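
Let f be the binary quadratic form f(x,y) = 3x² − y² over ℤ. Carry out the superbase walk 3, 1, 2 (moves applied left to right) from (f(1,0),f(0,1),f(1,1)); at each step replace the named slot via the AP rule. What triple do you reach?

start (3,-1,2) = (f(1,0),f(0,1),f(1,1))
replace slot 3: 2·(3+(-1)) − 2 = 2 → (3,-1,2)
replace slot 1: 2·((-1)+2) − 3 = -1 → (-1,-1,2)
replace slot 2: 2·((-1)+2) − (-1) = 3 → (-1,3,2)

-1,3,2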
..........
What the exercise asks ▸ Could you retype every record above exactly as given?

Finished exercise ▸
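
Let f be the binary quadratic form f(x,y) = 3x² − y² over ℤ. Carry out the superbase walk 3, 1, 2 (moves applied left to right) from (f(1,0),f(0,1),f(1,1)); at each step replace the named slot via the AP rule. What triple do you reach?

start (3,-1,2) = (f(1,0),f(0,1),f(1,1))
replace slot 3: 2·(3+(-1)) − 2 = 2 → (3,-1,2)
replace slot 1: 2·((-1)+2) − 3 = -1 → (-1,-1,2)
replace slot 2: 2·((-1)+2) − (-1) = 3 → (-1,3,2)

-1,3,2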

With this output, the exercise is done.